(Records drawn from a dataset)
▬▬▬▬▬▬

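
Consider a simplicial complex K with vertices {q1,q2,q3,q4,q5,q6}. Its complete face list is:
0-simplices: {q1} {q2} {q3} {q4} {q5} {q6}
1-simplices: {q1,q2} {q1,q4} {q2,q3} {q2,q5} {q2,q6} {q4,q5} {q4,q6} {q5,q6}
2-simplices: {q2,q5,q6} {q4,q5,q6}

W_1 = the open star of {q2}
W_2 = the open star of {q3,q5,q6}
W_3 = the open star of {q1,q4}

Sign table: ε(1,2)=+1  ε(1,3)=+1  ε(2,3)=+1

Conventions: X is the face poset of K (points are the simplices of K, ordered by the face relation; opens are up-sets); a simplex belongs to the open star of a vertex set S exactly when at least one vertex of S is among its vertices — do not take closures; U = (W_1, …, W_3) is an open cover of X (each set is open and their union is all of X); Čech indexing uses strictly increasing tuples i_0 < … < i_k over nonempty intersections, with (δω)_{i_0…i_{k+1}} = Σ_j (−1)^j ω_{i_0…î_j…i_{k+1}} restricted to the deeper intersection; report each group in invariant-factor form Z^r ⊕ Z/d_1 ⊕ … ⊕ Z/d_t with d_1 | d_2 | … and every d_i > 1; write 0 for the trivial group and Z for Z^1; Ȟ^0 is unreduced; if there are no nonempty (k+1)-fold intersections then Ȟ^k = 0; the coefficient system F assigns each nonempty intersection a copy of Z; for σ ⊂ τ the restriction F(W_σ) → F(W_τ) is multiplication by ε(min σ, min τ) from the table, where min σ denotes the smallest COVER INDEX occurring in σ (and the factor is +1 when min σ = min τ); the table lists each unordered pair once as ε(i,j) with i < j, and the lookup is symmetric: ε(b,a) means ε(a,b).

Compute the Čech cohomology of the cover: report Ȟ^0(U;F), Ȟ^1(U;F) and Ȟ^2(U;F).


intersection data:
  W1={{q2},{q1,q2},{q2,q3},{q2,q5},{q2,q6},{q2,q5,q6}} W2={{q3},{q5},{q6},{q2,q3},{q2,q5},{q2,q6},{q4,q5},{q4,q6},{q5,q6},{q2,q5,q6},{q4,q5,q6}} W3={{q1},{q4},{q1,q2},{q1,q4},{q4,q5},{q4,q6},{q4,q5,q6}}
  W12={{q2,q3},{q2,q5},{q2,q6},{q2,q5,q6}} W13={{q1,q2}} W23={{q4,q5},{q4,q6},{q4,q5,q6}}
C dims 3,3; δ0: rk 2, SNF 1^2
Ȟ^0 = (3 − 2) − 0 = 1, so Ȟ^0 ≅ Z
Ȟ^1 = (3 − 0) − 2 = 1, so Ȟ^1 ≅ Z
Ȟ^2 = (0 − 0) − 0 = 0, so Ȟ^2 ≅ 0

Ȟ^0 = Z, Ȟ^1 = Z and Ȟ^2 = 0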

▬▬▬▬▬▬

> **WORK INSTRUCTION**: Please reproduce exactly the lines from the first one of the records above through the line containing "Sign table: ε(1,2)=+1", both included, and nothing else.

> **RESULT FOR THIS TASK**:
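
Consider a simplicial complex K with vertices {q1,q2,q3,q4,q5,q6}. Its complete face list is:
0-simplices: {q1} {q2} {q3} {q4} {q5} {q6}
1-simplices: {q1,q2} {q1,q4} {q2,q3} {q2,q5} {q2,q6} {q4,q5} {q4,q6} {q5,q6}
2-simplices: {q2,q5,q6} {q4,q5,q6}

W_1 = the open star of {q2}
W_2 = the open star of {q3,q5,q6}
W_3 = the open star of {q1,q4}

Sign table: ε(1,2)=+1  ε(1,3)=+1  ε(2,3)=+1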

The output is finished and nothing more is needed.